[Collected data]:
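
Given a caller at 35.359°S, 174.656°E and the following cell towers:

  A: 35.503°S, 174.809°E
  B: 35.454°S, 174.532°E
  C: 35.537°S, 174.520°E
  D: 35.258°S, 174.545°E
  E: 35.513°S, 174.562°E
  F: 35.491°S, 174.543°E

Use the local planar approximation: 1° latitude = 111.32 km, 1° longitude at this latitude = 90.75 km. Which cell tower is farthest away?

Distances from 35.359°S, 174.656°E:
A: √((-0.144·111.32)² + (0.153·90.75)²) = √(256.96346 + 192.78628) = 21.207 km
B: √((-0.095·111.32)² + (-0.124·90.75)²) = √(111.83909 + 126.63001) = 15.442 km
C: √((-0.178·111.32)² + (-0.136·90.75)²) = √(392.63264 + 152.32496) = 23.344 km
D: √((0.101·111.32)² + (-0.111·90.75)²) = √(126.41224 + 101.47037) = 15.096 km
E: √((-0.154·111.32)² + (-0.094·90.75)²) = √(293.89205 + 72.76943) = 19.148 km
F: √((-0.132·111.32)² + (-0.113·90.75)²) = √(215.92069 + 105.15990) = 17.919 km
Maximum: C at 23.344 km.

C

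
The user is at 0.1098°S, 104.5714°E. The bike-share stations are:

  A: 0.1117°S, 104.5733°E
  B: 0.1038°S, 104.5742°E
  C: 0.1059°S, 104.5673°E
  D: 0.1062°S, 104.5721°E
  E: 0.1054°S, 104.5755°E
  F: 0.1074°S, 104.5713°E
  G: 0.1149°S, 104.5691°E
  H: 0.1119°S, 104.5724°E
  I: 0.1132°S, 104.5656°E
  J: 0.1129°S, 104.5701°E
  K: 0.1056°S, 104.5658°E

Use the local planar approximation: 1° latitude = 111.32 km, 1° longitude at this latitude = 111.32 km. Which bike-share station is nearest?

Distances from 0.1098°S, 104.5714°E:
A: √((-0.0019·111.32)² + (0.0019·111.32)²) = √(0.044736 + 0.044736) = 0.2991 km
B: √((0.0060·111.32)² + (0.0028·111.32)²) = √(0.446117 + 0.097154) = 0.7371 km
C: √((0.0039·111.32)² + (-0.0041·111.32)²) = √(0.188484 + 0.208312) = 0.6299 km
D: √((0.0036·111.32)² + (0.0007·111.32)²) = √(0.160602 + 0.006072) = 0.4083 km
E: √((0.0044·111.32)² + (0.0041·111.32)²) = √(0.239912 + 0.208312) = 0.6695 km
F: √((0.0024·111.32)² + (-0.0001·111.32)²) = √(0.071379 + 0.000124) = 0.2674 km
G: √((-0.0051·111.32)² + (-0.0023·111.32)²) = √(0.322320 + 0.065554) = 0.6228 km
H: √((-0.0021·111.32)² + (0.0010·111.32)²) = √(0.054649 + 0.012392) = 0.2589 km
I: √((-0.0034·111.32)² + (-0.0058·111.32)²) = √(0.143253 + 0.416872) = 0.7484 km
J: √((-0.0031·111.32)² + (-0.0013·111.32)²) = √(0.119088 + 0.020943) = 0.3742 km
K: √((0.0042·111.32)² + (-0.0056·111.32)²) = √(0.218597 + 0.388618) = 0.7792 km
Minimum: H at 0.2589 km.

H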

[AIM OF THE EXERCISE]:
The entries above are to be retyped exactly, with nothing left out.

[REPLY]:
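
Given a caller at 35.359°S, 174.656°E and the following cell towers:

  A: 35.503°S, 174.809°E
  B: 35.454°S, 174.532°E
  C: 35.537°S, 174.520°E
  D: 35.258°S, 174.545°E
  E: 35.513°S, 174.562°E
  F: 35.491°S, 174.543°E

Use the local planar approximation: 1° latitude = 111.32 km, 1° longitude at this latitude = 90.75 km. Which cell tower is farthest away?

Distances from 35.359°S, 174.656°E:
A: √((-0.144·111.32)² + (0.153·90.75)²) = √(256.96346 + 192.78628) = 21.207 km
B: √((-0.095·111.32)² + (-0.124·90.75)²) = √(111.83909 + 126.63001) = 15.442 km
C: √((-0.178·111.32)² + (-0.136·90.75)²) = √(392.63264 + 152.32496) = 23.344 km
D: √((0.101·111.32)² + (-0.111·90.75)²) = √(126.41224 + 101.47037) = 15.096 km
E: √((-0.154·111.32)² + (-0.094·90.75)²) = √(293.89205 + 72.76943) = 19.148 km
F: √((-0.132·111.32)² + (-0.113·90.75)²) = √(215.92069 + 105.15990) = 17.919 km
Maximum: C at 23.344 km.

C

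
The user is at 0.1098°S, 104.5714°E. The bike-share stations are:

  A: 0.1117°S, 104.5733°E
  B: 0.1038°S, 104.5742°E
  C: 0.1059°S, 104.5673°E
  D: 0.1062°S, 104.5721°E
  E: 0.1054°S, 104.5755°E
  F: 0.1074°S, 104.5713°E
  G: 0.1149°S, 104.5691°E
  H: 0.1119°S, 104.5724°E
  I: 0.1132°S, 104.5656°E
  J: 0.1129°S, 104.5701°E
  K: 0.1056°S, 104.5658°E

Use the local planar approximation: 1° latitude = 111.32 km, 1° longitude at this latitude = 111.32 km. Which bike-share station is nearest?

Distances from 0.1098°S, 104.5714°E:
A: √((-0.0019·111.32)² + (0.0019·111.32)²) = √(0.044736 + 0.044736) = 0.2991 km
B: √((0.0060·111.32)² + (0.0028·111.32)²) = √(0.446117 + 0.097154) = 0.7371 km
C: √((0.0039·111.32)² + (-0.0041·111.32)²) = √(0.188484 + 0.208312) = 0.6299 km
D: √((0.0036·111.32)² + (0.0007·111.32)²) = √(0.160602 + 0.006072) = 0.4083 km
E: √((0.0044·111.32)² + (0.0041·111.32)²) = √(0.239912 + 0.208312) = 0.6695 km
F: √((0.0024·111.32)² + (-0.0001·111.32)²) = √(0.071379 + 0.000124) = 0.2674 km
G: √((-0.0051·111.32)² + (-0.0023·111.32)²) = √(0.322320 + 0.065554) = 0.6228 km
H: √((-0.0021·111.32)² + (0.0010·111.32)²) = √(0.054649 + 0.012392) = 0.2589 km
I: √((-0.0034·111.32)² + (-0.0058·111.32)²) = √(0.143253 + 0.416872) = 0.7484 km
J: √((-0.0031·111.32)² + (-0.0013·111.32)²) = √(0.119088 + 0.020943) = 0.3742 km
K: √((0.0042·111.32)² + (-0.0056·111.32)²) = √(0.218597 + 0.388618) = 0.7792 km
Minimum: H at 0.2589 km.

H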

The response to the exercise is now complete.